## [WHAT IS EXPECTED]
Only the lines from the one containing "Apply the Lomuto" through the end of the listing below belong in your answer; retype them exactly.

## [SOURCE DATA]
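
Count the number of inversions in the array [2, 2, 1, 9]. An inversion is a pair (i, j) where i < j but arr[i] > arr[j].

Finding inversions in [2, 2, 1, 9]:

(0, 2): arr[0]=2 > arr[2]=1
(1, 2): arr[1]=2 > arr[2]=1

Total inversions: 2

The array has 2 inversion(s): (0,2), (1,2). Each pair (i,j) satisfies i < j and arr[i] > arr[j].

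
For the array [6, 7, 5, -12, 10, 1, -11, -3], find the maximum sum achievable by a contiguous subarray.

Using Kadane's algorithm on [6, 7, 5, -12, 10, 1, -11, -3]:

Scanning through the array:
Position 1 (value 7): max_ending_here = 13, max_so_far = 13
Position 2 (value 5): max_ending_here = 18, max_so_far = 18
Position 3 (value -12): max_ending_here = 6, max_so_far = 18
Position 4 (value 10): max_ending_here = 16, max_so_far = 18
Position 5 (value 1): max_ending_here = 17, max_so_far = 18
Position 6 (value -11): max_ending_here = 6, max_so_far = 18
Position 7 (value -3): max_ending_here = 3, max_so_far = 18

Maximum subarray: [6, 7, 5]
Maximum sum: 18

The maximum subarray is [6, 7, 5] with sum 18. This subarray runs from index 0 to index 2.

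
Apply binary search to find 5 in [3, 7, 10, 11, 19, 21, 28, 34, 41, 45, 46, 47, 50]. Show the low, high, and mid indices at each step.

Binary search for 5 in [3, 7, 10, 11, 19, 21, 28, 34, 41, 45, 46, 47, 50]:

lo=0, hi=12, mid=6, arr[mid]=28 -> 28 > 5, search left half
lo=0, hi=5, mid=2, arr[mid]=10 -> 10 > 5, search left half
lo=0, hi=1, mid=0, arr[mid]=3 -> 3 < 5, search right half
lo=1, hi=1, mid=1, arr[mid]=7 -> 7 > 5, search left half
lo=1 > hi=0, target 5 not found

Binary search determines that 5 is not in the array after 4 comparisons. The search space was exhausted without finding the target.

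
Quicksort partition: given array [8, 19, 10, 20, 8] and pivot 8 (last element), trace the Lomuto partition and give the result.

Lomuto partition with pivot = 8:

Initial array: [8, 19, 10, 20, 8]

arr[0]=8 <= 8: swap with position 0, array becomes [8, 19, 10, 20, 8]
arr[1]=19 > 8: no swap
arr[2]=10 > 8: no swap
arr[3]=20 > 8: no swap

Place pivot at position 1: [8, 8, 10, 20, 19]
Pivot position: 1

After partitioning with pivot 8, the array becomes [8, 8, 10, 20, 19]. The pivot is placed at index 1. All elements to the left of the pivot are <= 8, and all elements to the right are > 8.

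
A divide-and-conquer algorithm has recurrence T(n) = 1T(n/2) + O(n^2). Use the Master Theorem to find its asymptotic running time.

Master Theorem for T(n) = 1T(n/2) + O(n^2):

a = 1, b = 2, c = 2
log_b(a) = log_2(1) = 0.0000

Case 3: c = 2 > log_2(1) = 0.0000
T(n) = O(n^2) = O(n^2)

For T(n) = 1T(n/2) + O(n^2): log_2(1) = 0.0000. This is Case 3 of the Master Theorem (c > log_b(a), work dominated by root), giving O(n^2).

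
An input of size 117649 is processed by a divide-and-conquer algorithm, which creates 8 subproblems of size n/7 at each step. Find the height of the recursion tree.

For divide and conquer with division factor 7:

Problem sizes at each level:
Level 0: 117649
Level 1: 16807
Level 2: 2401
Level 3: 343
Level 4: 49
Level 5: 7
Level 6: 1

The root is level 0 and the size-1 base case is level 6 (the tree spans levels 0 through 6, i.e. 7 levels counting the root), so the depth is the number of divisions: log_7(117649) = 6

The recursion tree depth is log_7(117649) = 6. At each level, the problem size is divided by 7, so it takes 6 divisions to reduce to a base case of size 1. The algorithm makes 8 recursive calls at each level.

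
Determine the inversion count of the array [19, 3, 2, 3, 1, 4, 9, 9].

Finding inversions in [19, 3, 2, 3, 1, 4, 9, 9]:

(0, 1): arr[0]=19 > arr[1]=3
(0, 2): arr[0]=19 > arr[2]=2
(0, 3): arr[0]=19 > arr[3]=3
(0, 4): arr[0]=19 > arr[4]=1
(0, 5): arr[0]=19 > arr[5]=4
(0, 6): arr[0]=19 > arr[6]=9
(0, 7): arr[0]=19 > arr[7]=9
(1, 2): arr[1]=3 > arr[2]=2
(1, 4): arr[1]=3 > arr[4]=1
(2, 4): arr[2]=2 > arr[4]=1
(3, 4): arr[3]=3 > arr[4]=1

Total inversions: 11

The array has 11 inversion(s): (0,1), (0,2), (0,3), (0,4), (0,5), (0,6), (0,7), (1,2), (1,4), (2,4), (3,4). Each pair (i,j) satisfies i < j and arr[i] > arr[j].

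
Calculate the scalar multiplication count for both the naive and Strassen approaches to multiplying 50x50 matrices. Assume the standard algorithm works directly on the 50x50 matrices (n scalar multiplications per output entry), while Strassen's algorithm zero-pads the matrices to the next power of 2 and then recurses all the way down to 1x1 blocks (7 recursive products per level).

Matrix multiplication for 50x50 matrices:

Strassen's algorithm requires power-of-2 dimensions. Pad 50x50 to 64x64 (next power of 2).

Standard algorithm: 50^3 = 125000 multiplications
Strassen's algorithm: 7^(log2(64)) = 7^6 = 117649 multiplications
Savings: 125000 - 117649 = 7351 multiplications

Standard: 125000 multiplications (50^3). Strassen: 117649 multiplications (7^6, after padding to 64x64). Strassen reduces 8 recursive multiplications to 7 at each level.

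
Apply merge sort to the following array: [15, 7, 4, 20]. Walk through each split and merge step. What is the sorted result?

Merge sort trace:

Split: [15, 7, 4, 20] -> [15, 7] and [4, 20]
  Split: [15, 7] -> [15] and [7]
  Merge: [15] + [7] -> [7, 15]
  Split: [4, 20] -> [4] and [20]
  Merge: [4] + [20] -> [4, 20]
Merge: [7, 15] + [4, 20] -> [4, 7, 15, 20]

Final sorted array: [4, 7, 15, 20]

The merge sort proceeds by recursively splitting the array and merging sorted halves.
After all merges, the sorted array is [4, 7, 15, 20].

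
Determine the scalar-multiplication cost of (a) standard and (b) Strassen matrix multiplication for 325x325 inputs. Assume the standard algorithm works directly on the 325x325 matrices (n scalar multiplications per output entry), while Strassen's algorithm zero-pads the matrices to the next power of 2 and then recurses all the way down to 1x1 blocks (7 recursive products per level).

Matrix multiplication for 325x325 matrices:

Strassen's algorithm requires power-of-2 dimensions. Pad 325x325 to 512x512 (next power of 2).

Standard algorithm: 325^3 = 34328125 multiplications
Strassen's algorithm: 7^(log2(512)) = 7^9 = 40353607 multiplications
Difference: 34328125 - 40353607 = -6025482 (Strassen uses MORE here due to padding overhead — for small or just-over-power-of-2 n, padding can outweigh the per-level savings)

Standard: 34328125 multiplications (325^3). Strassen: 40353607 multiplications (7^9, after padding to 512x512). Strassen reduces 8 recursive multiplications to 7 at each level.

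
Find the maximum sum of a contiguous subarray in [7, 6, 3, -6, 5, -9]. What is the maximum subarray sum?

Using Kadane's algorithm on [7, 6, 3, -6, 5, -9]:

Scanning through the array:
Position 1 (value 6): max_ending_here = 13, max_so_far = 13
Position 2 (value 3): max_ending_here = 16, max_so_far = 16
Position 3 (value -6): max_ending_here = 10, max_so_far = 16
Position 4 (value 5): max_ending_here = 15, max_so_far = 16
Position 5 (value -9): max_ending_here = 6, max_so_far = 16

Maximum subarray: [7, 6, 3]
Maximum sum: 16

The maximum subarray is [7, 6, 3] with sum 16. This subarray runs from index 0 to index 2.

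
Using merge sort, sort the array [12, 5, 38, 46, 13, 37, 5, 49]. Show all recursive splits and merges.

Merge sort trace:

Split: [12, 5, 38, 46, 13, 37, 5, 49] -> [12, 5, 38, 46] and [13, 37, 5, 49]
  Split: [12, 5, 38, 46] -> [12, 5] and [38, 46]
    Split: [12, 5] -> [12] and [5]
    Merge: [12] + [5] -> [5, 12]
    Split: [38, 46] -> [38] and [46]
    Merge: [38] + [46] -> [38, 46]
  Merge: [5, 12] + [38, 46] -> [5, 12, 38, 46]
  Split: [13, 37, 5, 49] -> [13, 37] and [5, 49]
    Split: [13, 37] -> [13] and [37]
    Merge: [13] + [37] -> [13, 37]
    Split: [5, 49] -> [5] and [49]
    Merge: [5] + [49] -> [5, 49]
  Merge: [13, 37] + [5, 49] -> [5, 13, 37, 49]
Merge: [5, 12, 38, 46] + [5, 13, 37, 49] -> [5, 5, 12, 13, 37, 38, 46, 49]

Final sorted array: [5, 5, 12, 13, 37, 38, 46, 49]

The merge sort proceeds by recursively splitting the array and merging sorted halves.
After all merges, the sorted array is [5, 5, 12, 13, 37, 38, 46, 49].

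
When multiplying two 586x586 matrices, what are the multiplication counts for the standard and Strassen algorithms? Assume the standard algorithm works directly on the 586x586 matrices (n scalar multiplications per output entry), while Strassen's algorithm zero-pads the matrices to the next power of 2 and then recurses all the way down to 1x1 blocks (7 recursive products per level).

Matrix multiplication for 586x586 matrices:

Strassen's algorithm requires power-of-2 dimensions. Pad 586x586 to 1024x1024 (next power of 2).

Standard algorithm: 586^3 = 201230056 multiplications
Strassen's algorithm: 7^(log2(1024)) = 7^10 = 282475249 multiplications
Difference: 201230056 - 282475249 = -81245193 (Strassen uses MORE here due to padding overhead — for small or just-over-power-of-2 n, padding can outweigh the per-level savings)

Standard: 201230056 multiplications (586^3). Strassen: 282475249 multiplications (7^10, after padding to 1024x1024). Strassen reduces 8 recursive multiplications to 7 at each level.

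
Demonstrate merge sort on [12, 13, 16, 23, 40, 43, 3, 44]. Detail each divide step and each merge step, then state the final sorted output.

Merge sort trace:

Split: [12, 13, 16, 23, 40, 43, 3, 44] -> [12, 13, 16, 23] and [40, 43, 3, 44]
  Split: [12, 13, 16, 23] -> [12, 13] and [16, 23]
    Split: [12, 13] -> [12] and [13]
    Merge: [12] + [13] -> [12, 13]
    Split: [16, 23] -> [16] and [23]
    Merge: [16] + [23] -> [16, 23]
  Merge: [12, 13] + [16, 23] -> [12, 13, 16, 23]
  Split: [40, 43, 3, 44] -> [40, 43] and [3, 44]
    Split: [40, 43] -> [40] and [43]
    Merge: [40] + [43] -> [40, 43]
    Split: [3, 44] -> [3] and [44]
    Merge: [3] + [44] -> [3, 44]
  Merge: [40, 43] + [3, 44] -> [3, 40, 43, 44]
Merge: [12, 13, 16, 23] + [3, 40, 43, 44] -> [3, 12, 13, 16, 23, 40, 43, 44]

Final sorted array: [3, 12, 13, 16, 23, 40, 43, 44]

The merge sort proceeds by recursively splitting the array and merging sorted halves.
After all merges, the sorted array is [3, 12, 13, 16, 23, 40, 43, 44].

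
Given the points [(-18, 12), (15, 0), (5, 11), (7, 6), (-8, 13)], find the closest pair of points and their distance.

Computing all pairwise distances among 5 points:

d((-18, 12), (15, 0)) = 35.1141
d((-18, 12), (5, 11)) = 23.0217
d((-18, 12), (7, 6)) = 25.7099
d((-18, 12), (-8, 13)) = 10.0499
d((15, 0), (5, 11)) = 14.8661
d((15, 0), (7, 6)) = 10.0
d((15, 0), (-8, 13)) = 26.4197
d((5, 11), (7, 6)) = 5.3852 <-- minimum
d((5, 11), (-8, 13)) = 13.1529
d((7, 6), (-8, 13)) = 16.5529

Closest pair: (5, 11) and (7, 6) with distance 5.3852

The closest pair is (5, 11) and (7, 6) with Euclidean distance 5.3852. For 5 points, brute-force pairwise comparison is shown above. For large n, the divide-and-conquer algorithm (sort by x, recurse on halves, check the dividing strip) achieves O(n log n).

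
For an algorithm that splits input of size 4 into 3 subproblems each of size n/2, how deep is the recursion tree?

For divide and conquer with division factor 2:

Problem sizes at each level:
Level 0: 4
Level 1: 2
Level 2: 1

The root is level 0 and the size-1 base case is level 2 (the tree spans levels 0 through 2, i.e. 3 levels counting the root), so the depth is the number of divisions: log_2(4) = 2

The recursion tree depth is log_2(4) = 2. At each level, the problem size is divided by 2, so it takes 2 divisions to reduce to a base case of size 1. The algorithm makes 3 recursive calls at each level.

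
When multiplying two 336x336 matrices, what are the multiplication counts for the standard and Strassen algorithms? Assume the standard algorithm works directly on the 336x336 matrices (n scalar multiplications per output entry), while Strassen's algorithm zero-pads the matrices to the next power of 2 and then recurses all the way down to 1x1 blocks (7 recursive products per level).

Matrix multiplication for 336x336 matrices:

Strassen's algorithm requires power-of-2 dimensions. Pad 336x336 to 512x512 (next power of 2).

Standard algorithm: 336^3 = 37933056 multiplications
Strassen's algorithm: 7^(log2(512)) = 7^9 = 40353607 multiplications
Difference: 37933056 - 40353607 = -2420551 (Strassen uses MORE here due to padding overhead — for small or just-over-power-of-2 n, padding can outweigh the per-level savings)

Standard: 37933056 multiplications (336^3). Strassen: 40353607 multiplications (7^9, after padding to 512x512). Strassen reduces 8 recursive multiplications to 7 at each level.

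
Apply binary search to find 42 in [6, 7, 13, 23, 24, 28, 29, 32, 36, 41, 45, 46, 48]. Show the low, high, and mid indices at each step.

Binary search for 42 in [6, 7, 13, 23, 24, 28, 29, 32, 36, 41, 45, 46, 48]:

lo=0, hi=12, mid=6, arr[mid]=29 -> 29 < 42, search right half
lo=7, hi=12, mid=9, arr[mid]=41 -> 41 < 42, search right half
lo=10, hi=12, mid=11, arr[mid]=46 -> 46 > 42, search left half
lo=10, hi=10, mid=10, arr[mid]=45 -> 45 > 42, search left half
lo=10 > hi=9, target 42 not found

Binary search determines that 42 is not in the array after 4 comparisons. The search space was exhausted without finding the target.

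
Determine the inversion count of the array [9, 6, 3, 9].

Finding inversions in [9, 6, 3, 9]:

(0, 1): arr[0]=9 > arr[1]=6
(0, 2): arr[0]=9 > arr[2]=3
(1, 2): arr[1]=6 > arr[2]=3

Total inversions: 3

The array has 3 inversion(s): (0,1), (0,2), (1,2). Each pair (i,j) satisfies i < j and arr[i] > arr[j].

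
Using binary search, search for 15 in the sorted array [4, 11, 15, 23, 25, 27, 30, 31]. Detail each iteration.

Binary search for 15 in [4, 11, 15, 23, 25, 27, 30, 31]:

lo=0, hi=7, mid=3, arr[mid]=23 -> 23 > 15, search left half
lo=0, hi=2, mid=1, arr[mid]=11 -> 11 < 15, search right half
lo=2, hi=2, mid=2, arr[mid]=15 -> Found target at index 2!

Binary search finds 15 at index 2 after 3 comparisons. The search repeatedly halves the search space by comparing with the middle element.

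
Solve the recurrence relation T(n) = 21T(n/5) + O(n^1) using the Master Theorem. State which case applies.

Master Theorem for T(n) = 21T(n/5) + O(n^1):

a = 21, b = 5, c = 1
log_b(a) = log_5(21) = 1.8917

Case 1: c = 1 < log_5(21) = 1.8917
T(n) = O(n^(log_5 21))

For T(n) = 21T(n/5) + O(n^1): log_5(21) = 1.8917. This is Case 1 of the Master Theorem (c < log_b(a), work dominated by leaves), giving O(n^(log_5 21)).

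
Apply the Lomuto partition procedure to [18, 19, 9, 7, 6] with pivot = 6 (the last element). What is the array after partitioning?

Lomuto partition with pivot = 6:

Initial array: [18, 19, 9, 7, 6]

arr[0]=18 > 6: no swap
arr[1]=19 > 6: no swap
arr[2]=9 > 6: no swap
arr[3]=7 > 6: no swap

Place pivot at position 0: [6, 19, 9, 7, 18]
Pivot position: 0

After partitioning with pivot 6, the array becomes [6, 19, 9, 7, 18]. The pivot is placed at index 0. All elements to the left of the pivot are <= 6, and all elements to the right are > 6.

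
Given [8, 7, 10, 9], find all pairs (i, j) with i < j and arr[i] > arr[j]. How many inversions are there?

Finding inversions in [8, 7, 10, 9]:

(0, 1): arr[0]=8 > arr[1]=7
(2, 3): arr[2]=10 > arr[3]=9

Total inversions: 2

The array has 2 inversion(s): (0,1), (2,3). Each pair (i,j) satisfies i < j and arr[i] > arr[j].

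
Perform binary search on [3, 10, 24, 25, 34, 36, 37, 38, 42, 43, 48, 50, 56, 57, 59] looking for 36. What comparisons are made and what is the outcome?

Binary search for 36 in [3, 10, 24, 25, 34, 36, 37, 38, 42, 43, 48, 50, 56, 57, 59]:

lo=0, hi=14, mid=7, arr[mid]=38 -> 38 > 36, search left half
lo=0, hi=6, mid=3, arr[mid]=25 -> 25 < 36, search right half
lo=4, hi=6, mid=5, arr[mid]=36 -> Found target at index 5!

Binary search finds 36 at index 5 after 3 comparisons. The search repeatedly halves the search space by comparing with the middle element.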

## [ANSWER BELOW]
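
Apply the Lomuto partition procedure to [18, 19, 9, 7, 6] with pivot = 6 (the last element). What is the array after partitioning?

Lomuto partition with pivot = 6:

Initial array: [18, 19, 9, 7, 6]

arr[0]=18 > 6: no swap
arr[1]=19 > 6: no swap
arr[2]=9 > 6: no swap
arr[3]=7 > 6: no swap

Place pivot at position 0: [6, 19, 9, 7, 18]
Pivot position: 0

After partitioning with pivot 6, the array becomes [6, 19, 9, 7, 18]. The pivot is placed at index 0. All elements to the left of the pivot are <= 6, and all elements to the right are > 6.

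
Given [8, 7, 10, 9], find all pairs (i, j) with i < j and arr[i] > arr[j]. How many inversions are there?

Finding inversions in [8, 7, 10, 9]:

(0, 1): arr[0]=8 > arr[1]=7
(2, 3): arr[2]=10 > arr[3]=9

Total inversions: 2

The array has 2 inversion(s): (0,1), (2,3). Each pair (i,j) satisfies i < j and arr[i] > arr[j].

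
Perform binary search on [3, 10, 24, 25, 34, 36, 37, 38, 42, 43, 48, 50, 56, 57, 59] looking for 36. What comparisons are made and what is the outcome?

Binary search for 36 in [3, 10, 24, 25, 34, 36, 37, 38, 42, 43, 48, 50, 56, 57, 59]:

lo=0, hi=14, mid=7, arr[mid]=38 -> 38 > 36, search left half
lo=0, hi=6, mid=3, arr[mid]=25 -> 25 < 36, search right half
lo=4, hi=6, mid=5, arr[mid]=36 -> Found target at index 5!

Binary search finds 36 at index 5 after 3 comparisons. The search repeatedly halves the search space by comparing with the middle element.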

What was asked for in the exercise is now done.